## RECORD SET

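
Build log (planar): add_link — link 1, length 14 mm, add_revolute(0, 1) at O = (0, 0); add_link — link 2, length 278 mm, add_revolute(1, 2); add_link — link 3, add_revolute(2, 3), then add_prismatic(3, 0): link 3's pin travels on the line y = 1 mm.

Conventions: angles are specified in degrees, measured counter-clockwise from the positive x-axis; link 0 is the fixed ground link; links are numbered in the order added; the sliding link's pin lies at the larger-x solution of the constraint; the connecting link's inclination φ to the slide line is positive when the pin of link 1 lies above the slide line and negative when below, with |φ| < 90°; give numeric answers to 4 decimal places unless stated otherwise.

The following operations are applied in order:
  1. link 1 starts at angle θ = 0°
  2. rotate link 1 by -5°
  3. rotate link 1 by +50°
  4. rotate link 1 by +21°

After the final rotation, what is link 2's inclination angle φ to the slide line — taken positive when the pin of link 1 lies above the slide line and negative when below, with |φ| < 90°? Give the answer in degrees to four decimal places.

geometry: r = 14 mm, L = 278 mm, e = 1 mm; θ starts at 0°
rotate link 1 by -5°: θ ← 0° -5° = -5°
rotate link 1 by +50°: θ ← -5° +50° = 45°
rotate link 1 by +21°: θ ← 45° +21° = 66°
h = r sin θ − e = 12.789636 − 1 = 11.789636
sin φ = h / L = 11.789636 / 278 = 0.04240876
φ = arcsin(0.04240876) = 2.430572°

2.4306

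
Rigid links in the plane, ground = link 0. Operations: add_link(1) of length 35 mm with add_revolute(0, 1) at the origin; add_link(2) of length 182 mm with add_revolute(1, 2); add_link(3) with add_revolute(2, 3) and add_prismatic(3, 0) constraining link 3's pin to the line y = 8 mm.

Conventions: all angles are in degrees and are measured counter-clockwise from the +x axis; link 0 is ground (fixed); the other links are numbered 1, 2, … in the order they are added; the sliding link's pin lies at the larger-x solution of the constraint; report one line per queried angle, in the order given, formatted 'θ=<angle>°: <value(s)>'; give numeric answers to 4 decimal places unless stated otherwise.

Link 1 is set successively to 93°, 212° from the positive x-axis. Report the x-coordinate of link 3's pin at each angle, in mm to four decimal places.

geometry: r = 35 mm, L = 182 mm, e = 8 mm
θ=93°: crank pin P = (r cos θ, r sin θ) = (-1.831758, 34.952034)
θ=93°: h = r sin θ − e = 34.952034 − 8 = 26.952034
θ=93°: x = r cos θ + √(L² − h²) = -1.831758 + 179.993300 = 178.161541
θ=212°: crank pin P = (r cos θ, r sin θ) = (-29.681683, -18.547174)
θ=212°: h = r sin θ − e = -18.547174 − 8 = -26.547174
θ=212°: x = r cos θ + √(L² − h²) = -29.681683 + 180.053457 = 150.371774

θ=93°: 178.1615
θ=212°: 150.3718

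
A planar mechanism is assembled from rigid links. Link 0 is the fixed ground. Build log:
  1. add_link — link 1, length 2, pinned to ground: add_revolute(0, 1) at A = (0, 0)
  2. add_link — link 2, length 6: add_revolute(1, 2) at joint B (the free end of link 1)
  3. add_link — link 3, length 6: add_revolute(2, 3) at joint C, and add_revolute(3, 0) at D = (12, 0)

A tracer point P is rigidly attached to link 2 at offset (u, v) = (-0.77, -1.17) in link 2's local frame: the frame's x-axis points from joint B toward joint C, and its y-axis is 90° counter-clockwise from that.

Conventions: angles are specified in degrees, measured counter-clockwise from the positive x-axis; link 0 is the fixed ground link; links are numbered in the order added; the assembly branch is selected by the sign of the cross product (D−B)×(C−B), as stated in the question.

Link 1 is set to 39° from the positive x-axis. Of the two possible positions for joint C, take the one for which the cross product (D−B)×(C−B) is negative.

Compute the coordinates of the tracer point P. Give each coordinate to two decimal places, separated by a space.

A=(0,0), D=(12.00,0)
B = A + 2.00·(cos39°, sin39°) = (1.5543, 1.2586)
|BD| = 10.5213
circle(B,6.00) ∩ circle(D,6.00): a=5.2606, h=2.8854
  candidates: C₊=(7.1223,3.4940) cross=30.358; C₋=(6.4320,-2.2354) cross=-30.358
  branch - wants cross < 0 → take C=(6.4320,-2.2354) (cross=-30.358)
ex = (C−B)/|BC| = (0.8129,-0.5823); ey = (0.5823,0.8129)
P = B + -0.77·ex + -1.17·ey = (0.2470,0.7559)

0.25 0.76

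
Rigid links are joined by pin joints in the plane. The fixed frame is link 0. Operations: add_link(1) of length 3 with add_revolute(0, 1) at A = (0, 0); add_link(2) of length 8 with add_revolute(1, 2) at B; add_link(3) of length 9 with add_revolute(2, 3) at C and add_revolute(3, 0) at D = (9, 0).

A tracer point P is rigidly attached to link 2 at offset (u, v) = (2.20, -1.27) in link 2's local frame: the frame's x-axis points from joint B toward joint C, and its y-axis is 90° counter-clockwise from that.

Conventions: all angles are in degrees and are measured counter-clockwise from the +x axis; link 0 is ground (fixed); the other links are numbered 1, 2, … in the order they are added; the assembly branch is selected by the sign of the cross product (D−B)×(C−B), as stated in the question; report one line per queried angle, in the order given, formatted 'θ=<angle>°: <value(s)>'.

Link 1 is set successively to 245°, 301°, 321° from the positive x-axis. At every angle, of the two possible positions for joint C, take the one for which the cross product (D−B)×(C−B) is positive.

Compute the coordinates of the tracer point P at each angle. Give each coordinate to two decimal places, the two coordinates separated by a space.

A=(0,0), D=(9.00,0)
θ=245°: B = A + 3.00·(cos245°, sin245°) = (-1.2679, -2.7189)
θ=245°: |BD| = 10.6217
θ=245°: circle(B,8.00) ∩ circle(D,9.00): a=4.5106, h=6.6071
θ=245°:   candidates: C₊=(1.4012,4.8227) cross=70.179; C₋=(4.7838,-7.9513) cross=-70.179
θ=245°:   branch + wants cross > 0 → take C=(1.4012,4.8227) (cross=70.179)
θ=245°: ex = (C−B)/|BC| = (0.3336,0.9427); ey = (-0.9427,0.3336)
θ=245°: P = B + 2.20·ex + -1.27·ey = (0.6634,-1.0687)
θ=301°: B = A + 3.00·(cos301°, sin301°) = (1.5451, -2.5715)
θ=301°: |BD| = 7.8859
θ=301°: circle(B,8.00) ∩ circle(D,9.00): a=2.8651, h=7.4694
θ=301°:   candidates: C₊=(1.8179,5.4238) cross=58.903; C₋=(6.6893,-8.6983) cross=-58.903
θ=301°:   branch + wants cross > 0 → take C=(1.8179,5.4238) (cross=58.903)
θ=301°: ex = (C−B)/|BC| = (0.0341,0.9994); ey = (-0.9994,0.0341)
θ=301°: P = B + 2.20·ex + -1.27·ey = (2.8894,-0.4161)
θ=321°: B = A + 3.00·(cos321°, sin321°) = (2.3314, -1.8880)
θ=321°: |BD| = 6.9307
θ=321°: circle(B,8.00) ∩ circle(D,9.00): a=2.2389, h=7.6803
θ=321°:   candidates: C₊=(2.3935,6.1118) cross=53.230; C₋=(6.5778,-8.6679) cross=-53.230
θ=321°:   branch + wants cross > 0 → take C=(2.3935,6.1118) (cross=53.230)
θ=321°: ex = (C−B)/|BC| = (0.0078,1.0000); ey = (-1.0000,0.0078)
θ=321°: P = B + 2.20·ex + -1.27·ey = (3.6185,0.3021)

θ=245°: 0.66 -1.07
θ=301°: 2.89 -0.42
θ=321°: 3.62 0.30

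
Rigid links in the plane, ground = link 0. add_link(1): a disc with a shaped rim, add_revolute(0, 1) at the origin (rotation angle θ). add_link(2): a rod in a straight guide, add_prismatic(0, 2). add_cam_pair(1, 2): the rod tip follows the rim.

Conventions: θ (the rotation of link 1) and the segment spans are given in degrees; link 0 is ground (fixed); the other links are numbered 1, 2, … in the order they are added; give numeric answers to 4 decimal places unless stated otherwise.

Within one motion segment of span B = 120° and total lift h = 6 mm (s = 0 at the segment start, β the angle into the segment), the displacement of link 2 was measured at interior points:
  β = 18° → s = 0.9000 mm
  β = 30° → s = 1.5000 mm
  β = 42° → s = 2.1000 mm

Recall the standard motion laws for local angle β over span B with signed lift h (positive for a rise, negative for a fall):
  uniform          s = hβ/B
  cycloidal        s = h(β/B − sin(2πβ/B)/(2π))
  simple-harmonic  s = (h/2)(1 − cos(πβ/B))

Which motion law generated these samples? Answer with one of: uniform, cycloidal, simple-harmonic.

candidates at β/B = r: uniform s = h·r (linear in β); cycloidal s = h·(r − sin(2πr)/(2π)); simple-harmonic s = (h/2)(1 − cos(πr))
β=18°: printed 0.9000 | uniform 0.9000, cycloidal 0.1274, simple-harmonic 0.3270
β=30°: printed 1.5000 | uniform 1.5000, cycloidal 0.5451, simple-harmonic 0.8787
β=42°: printed 2.1000 | uniform 2.1000, cycloidal 1.3274, simple-harmonic 1.6380
only one law matches every sample → uniform

uniform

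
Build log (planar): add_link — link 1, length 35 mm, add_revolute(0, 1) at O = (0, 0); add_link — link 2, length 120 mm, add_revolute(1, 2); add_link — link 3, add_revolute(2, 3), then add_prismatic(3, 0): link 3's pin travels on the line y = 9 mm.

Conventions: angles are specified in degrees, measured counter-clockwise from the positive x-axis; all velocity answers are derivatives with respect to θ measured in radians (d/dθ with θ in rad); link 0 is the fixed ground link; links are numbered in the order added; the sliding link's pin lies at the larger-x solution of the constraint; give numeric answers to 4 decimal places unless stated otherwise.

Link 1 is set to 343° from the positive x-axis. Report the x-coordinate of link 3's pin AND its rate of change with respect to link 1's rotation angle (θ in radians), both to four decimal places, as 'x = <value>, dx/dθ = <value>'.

geometry: r = 35 mm, L = 120 mm, e = 9 mm
crank pin P = (r cos θ, r sin θ) = (33.470666, -10.233010)
h = r sin θ − e = -10.233010 − 9 = -19.233010
x = r cos θ + √(L² − h²) = 33.470666 + 118.448687 = 151.919353
dx/dθ = −r sin θ − h·r cos θ/√(L² − h²) (θ in radians; h = -19.233010) = 15.667782

x = 151.9194, dx/dθ = 15.6678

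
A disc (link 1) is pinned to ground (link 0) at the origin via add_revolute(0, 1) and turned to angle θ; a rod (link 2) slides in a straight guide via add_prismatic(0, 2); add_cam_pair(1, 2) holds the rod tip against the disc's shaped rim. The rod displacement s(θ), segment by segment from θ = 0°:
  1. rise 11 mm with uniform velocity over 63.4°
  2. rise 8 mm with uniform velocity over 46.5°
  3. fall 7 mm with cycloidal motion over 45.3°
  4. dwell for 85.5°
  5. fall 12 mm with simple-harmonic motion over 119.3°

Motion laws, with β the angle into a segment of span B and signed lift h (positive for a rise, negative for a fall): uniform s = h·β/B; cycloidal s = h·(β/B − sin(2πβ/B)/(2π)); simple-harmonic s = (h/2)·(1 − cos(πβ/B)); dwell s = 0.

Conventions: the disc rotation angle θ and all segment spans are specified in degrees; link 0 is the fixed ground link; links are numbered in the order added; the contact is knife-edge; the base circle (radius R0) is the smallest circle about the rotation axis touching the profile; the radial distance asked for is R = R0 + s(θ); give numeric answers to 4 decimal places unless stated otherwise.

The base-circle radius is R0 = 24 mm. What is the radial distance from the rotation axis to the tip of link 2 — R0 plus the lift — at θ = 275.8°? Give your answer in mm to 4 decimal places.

segment 1 (0° to 63.4°, uniform, h = 11) is passed completely: s = 0.0000 + (11) = 11.0000
segment 2 (63.4° to 109.9°, uniform, h = 8) is passed completely: s = 11.0000 + (8) = 19.0000
segment 3 (109.9° to 155.2°, cycloidal, h = -7) is passed completely: s = 19.0000 + (-7) = 12.0000
segment 4 (155.2° to 240.7°, dwell): s unchanged at 12.0000
θ = 275.8° falls in segment 5 (240.7° to 360°, simple-harmonic, h = -12): β = 275.8 − 240.7 = 35.1°, B = 119.3°; Δs = -12/2·(1 − cos(π·0.2942)) = -2.3857; s = 12.0000 − 2.3857 = 9.6143
R = R0 + s = 24 + 9.6143 = 33.6143

33.6143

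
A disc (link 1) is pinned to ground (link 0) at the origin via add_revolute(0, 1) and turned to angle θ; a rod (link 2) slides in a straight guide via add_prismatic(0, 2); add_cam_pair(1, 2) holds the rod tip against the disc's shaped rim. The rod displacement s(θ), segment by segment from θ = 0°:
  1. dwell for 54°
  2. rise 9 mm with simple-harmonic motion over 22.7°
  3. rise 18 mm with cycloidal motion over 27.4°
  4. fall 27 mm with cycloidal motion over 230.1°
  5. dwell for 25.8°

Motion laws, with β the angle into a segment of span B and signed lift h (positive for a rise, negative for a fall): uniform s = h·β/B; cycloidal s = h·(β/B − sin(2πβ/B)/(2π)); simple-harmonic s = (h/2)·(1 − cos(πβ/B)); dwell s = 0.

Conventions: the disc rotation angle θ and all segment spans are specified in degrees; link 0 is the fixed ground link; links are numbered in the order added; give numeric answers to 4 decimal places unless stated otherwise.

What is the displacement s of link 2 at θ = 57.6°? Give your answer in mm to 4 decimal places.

segment 1 (0° to 54°, dwell): s unchanged at 0.0000
θ = 57.6° falls in segment 2 (54° to 76.7°, simple-harmonic, h = 9): β = 57.6 − 54 = 3.6°, B = 22.7°; Δs = 9/2·(1 − cos(π·0.1586)) = 0.5471; s = 0.0000 + 0.5471 = 0.5471

0.5471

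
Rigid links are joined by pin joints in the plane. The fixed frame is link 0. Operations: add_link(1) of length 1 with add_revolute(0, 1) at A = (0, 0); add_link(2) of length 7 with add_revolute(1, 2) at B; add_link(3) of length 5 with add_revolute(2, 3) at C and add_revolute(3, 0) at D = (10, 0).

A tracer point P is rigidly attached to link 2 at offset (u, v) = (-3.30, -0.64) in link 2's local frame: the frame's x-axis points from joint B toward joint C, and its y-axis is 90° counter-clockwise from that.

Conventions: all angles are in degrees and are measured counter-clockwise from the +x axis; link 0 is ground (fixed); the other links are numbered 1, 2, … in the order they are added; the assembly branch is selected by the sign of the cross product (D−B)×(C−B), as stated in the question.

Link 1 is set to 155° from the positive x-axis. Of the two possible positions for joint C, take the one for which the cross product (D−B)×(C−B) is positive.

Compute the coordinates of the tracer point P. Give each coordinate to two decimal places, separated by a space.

A=(0,0), D=(10.00,0)
B = A + 1.00·(cos155°, sin155°) = (-0.9063, 0.4226)
|BD| = 10.9145
circle(B,7.00) ∩ circle(D,5.00): a=6.5567, h=2.4515
  candidates: C₊=(5.7404,2.6184) cross=26.756; C₋=(5.5506,-2.2809) cross=-26.756
  branch + wants cross > 0 → take C=(5.7404,2.6184) (cross=26.756)
ex = (C−B)/|BC| = (0.9495,0.3137); ey = (-0.3137,0.9495)
P = B + -3.30·ex + -0.64·ey = (-3.8390,-1.2202)

-3.84 -1.22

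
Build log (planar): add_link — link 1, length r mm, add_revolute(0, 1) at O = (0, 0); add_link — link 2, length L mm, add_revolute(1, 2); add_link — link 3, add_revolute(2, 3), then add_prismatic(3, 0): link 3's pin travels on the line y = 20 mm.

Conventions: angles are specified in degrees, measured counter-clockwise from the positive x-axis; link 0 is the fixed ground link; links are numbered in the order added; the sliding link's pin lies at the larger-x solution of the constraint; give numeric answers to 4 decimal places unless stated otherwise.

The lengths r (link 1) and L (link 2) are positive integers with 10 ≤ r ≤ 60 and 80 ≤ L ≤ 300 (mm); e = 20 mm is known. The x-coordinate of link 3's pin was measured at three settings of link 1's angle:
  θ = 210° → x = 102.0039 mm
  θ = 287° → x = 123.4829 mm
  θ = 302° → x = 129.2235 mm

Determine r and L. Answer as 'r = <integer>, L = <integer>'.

constraint per measurement: (x − r cos θ)² + (r sin θ − e)² = L²
subtracting the θ₁ and θ₂ equations cancels the r² and L² terms:
r = (x₁² − x₂²) / (2[(x₁cos θ₁ + e sin θ₁) − (x₂cos θ₂ + e sin θ₂)]) = 21.0000 → r = 21
L² = (x₁ − r cos θ₁)² + (r sin θ₁ − e)² = 15375.9903 → L = 124.0000 → L = 124
check at θ₃=302°: x = 129.2235 (printed 129.2235) ✓

r = 21, L = 124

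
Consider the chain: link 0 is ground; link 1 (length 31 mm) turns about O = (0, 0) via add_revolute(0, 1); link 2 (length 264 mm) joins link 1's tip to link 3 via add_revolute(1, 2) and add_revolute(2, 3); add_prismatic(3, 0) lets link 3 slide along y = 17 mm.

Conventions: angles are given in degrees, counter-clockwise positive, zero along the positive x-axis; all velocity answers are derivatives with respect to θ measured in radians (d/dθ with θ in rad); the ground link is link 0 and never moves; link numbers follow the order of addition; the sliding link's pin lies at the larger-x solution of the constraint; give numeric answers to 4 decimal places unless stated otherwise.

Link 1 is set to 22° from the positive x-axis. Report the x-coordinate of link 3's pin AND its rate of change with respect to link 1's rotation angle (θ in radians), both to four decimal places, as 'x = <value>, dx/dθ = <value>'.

geometry: r = 31 mm, L = 264 mm, e = 17 mm
crank pin P = (r cos θ, r sin θ) = (28.742699, 11.612804)
h = r sin θ − e = 11.612804 − 17 = -5.387196
x = r cos θ + √(L² − h²) = 28.742699 + 263.945029 = 292.687728
dx/dθ = −r sin θ − h·r cos θ/√(L² − h²) (θ in radians; h = -5.387196) = -11.026157

x = 292.6877, dx/dθ = -11.0262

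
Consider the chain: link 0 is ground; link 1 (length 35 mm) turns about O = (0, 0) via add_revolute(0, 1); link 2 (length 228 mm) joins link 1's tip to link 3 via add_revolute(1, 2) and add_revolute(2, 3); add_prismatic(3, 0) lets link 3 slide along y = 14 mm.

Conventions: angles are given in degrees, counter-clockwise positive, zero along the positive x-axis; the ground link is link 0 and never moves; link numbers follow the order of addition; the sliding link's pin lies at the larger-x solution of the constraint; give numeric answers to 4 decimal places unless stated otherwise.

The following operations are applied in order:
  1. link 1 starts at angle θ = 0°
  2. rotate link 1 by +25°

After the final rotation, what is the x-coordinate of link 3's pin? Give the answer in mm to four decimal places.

geometry: r = 35 mm, L = 228 mm, e = 14 mm; θ starts at 0°
rotate link 1 by +25°: θ ← 0° +25° = 25°
crank pin P = (r cos θ, r sin θ) = (31.720773, 14.791639)
h = r sin θ − e = 14.791639 − 14 = 0.791639
x = r cos θ + √(L² − h²) = 31.720773 + 227.998626 = 259.719398

259.7194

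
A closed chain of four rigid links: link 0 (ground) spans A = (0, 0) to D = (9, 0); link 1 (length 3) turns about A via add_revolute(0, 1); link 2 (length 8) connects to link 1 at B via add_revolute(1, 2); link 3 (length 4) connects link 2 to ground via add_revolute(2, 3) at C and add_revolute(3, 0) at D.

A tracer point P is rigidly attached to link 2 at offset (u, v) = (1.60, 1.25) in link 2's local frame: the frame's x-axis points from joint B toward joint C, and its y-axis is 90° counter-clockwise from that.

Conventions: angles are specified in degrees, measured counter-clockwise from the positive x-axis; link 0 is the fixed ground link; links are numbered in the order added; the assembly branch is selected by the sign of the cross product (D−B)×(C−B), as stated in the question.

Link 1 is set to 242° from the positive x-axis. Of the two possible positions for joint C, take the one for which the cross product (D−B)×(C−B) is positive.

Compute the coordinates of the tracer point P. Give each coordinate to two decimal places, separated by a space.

A=(0,0), D=(9.00,0)
B = A + 3.00·(cos242°, sin242°) = (-1.4084, -2.6488)
|BD| = 10.7402
circle(B,8.00) ∩ circle(D,4.00): a=7.6047, h=2.4837
  candidates: C₊=(5.3488,1.6337) cross=26.675; C₋=(6.5739,-3.1803) cross=-26.675
  branch + wants cross > 0 → take C=(5.3488,1.6337) (cross=26.675)
ex = (C−B)/|BC| = (0.8447,0.5353); ey = (-0.5353,0.8447)
P = B + 1.60·ex + 1.25·ey = (-0.7261,-0.7365)

-0.73 -0.74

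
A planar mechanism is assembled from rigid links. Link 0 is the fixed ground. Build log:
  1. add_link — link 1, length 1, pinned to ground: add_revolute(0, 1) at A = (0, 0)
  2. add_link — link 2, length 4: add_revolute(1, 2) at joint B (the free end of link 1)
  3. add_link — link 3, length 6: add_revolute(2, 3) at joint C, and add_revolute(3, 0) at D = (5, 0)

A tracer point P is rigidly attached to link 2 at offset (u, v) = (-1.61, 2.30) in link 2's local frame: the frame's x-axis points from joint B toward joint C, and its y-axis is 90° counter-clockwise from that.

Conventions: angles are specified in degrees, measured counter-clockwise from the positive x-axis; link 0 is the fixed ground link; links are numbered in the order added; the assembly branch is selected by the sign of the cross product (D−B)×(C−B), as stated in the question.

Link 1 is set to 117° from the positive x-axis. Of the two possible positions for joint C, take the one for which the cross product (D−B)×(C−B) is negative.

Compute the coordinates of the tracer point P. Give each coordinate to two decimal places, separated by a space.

A=(0,0), D=(5.00,0)
B = A + 1.00·(cos117°, sin117°) = (-0.4540, 0.8910)
|BD| = 5.5263
circle(B,4.00) ∩ circle(D,6.00): a=0.9536, h=3.8847
  candidates: C₊=(1.1135,4.5711) cross=21.468; C₋=(-0.1392,-3.0966) cross=-21.468
  branch - wants cross < 0 → take C=(-0.1392,-3.0966) (cross=-21.468)
ex = (C−B)/|BC| = (0.0787,-0.9969); ey = (0.9969,0.0787)
P = B + -1.61·ex + 2.30·ey = (1.7122,2.6770)

1.71 2.68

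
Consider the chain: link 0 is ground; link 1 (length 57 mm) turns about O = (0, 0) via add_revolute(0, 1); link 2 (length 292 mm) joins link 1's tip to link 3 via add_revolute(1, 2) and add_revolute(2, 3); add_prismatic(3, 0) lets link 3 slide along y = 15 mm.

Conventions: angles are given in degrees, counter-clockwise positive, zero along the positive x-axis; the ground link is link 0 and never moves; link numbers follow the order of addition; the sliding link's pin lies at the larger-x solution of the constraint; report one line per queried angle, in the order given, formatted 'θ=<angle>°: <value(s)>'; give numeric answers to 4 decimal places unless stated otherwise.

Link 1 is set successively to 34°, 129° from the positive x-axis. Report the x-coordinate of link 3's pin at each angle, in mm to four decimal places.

geometry: r = 57 mm, L = 292 mm, e = 15 mm
θ=34°: crank pin P = (r cos θ, r sin θ) = (47.255142, 31.873995)
θ=34°: h = r sin θ − e = 31.873995 − 15 = 16.873995
θ=34°: x = r cos θ + √(L² − h²) = 47.255142 + 291.512038 = 338.767180
θ=129°: crank pin P = (r cos θ, r sin θ) = (-35.871262, 44.297320)
θ=129°: h = r sin θ − e = 44.297320 − 15 = 29.297320
θ=129°: x = r cos θ + √(L² − h²) = -35.871262 + 290.526534 = 254.655272

θ=34°: 338.7672
θ=129°: 254.6553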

## EXERCISE
Go through the records line by line and count those that contain the string "free". Answer with the count alone.

## ANSWER TO THIS PROBLEM
2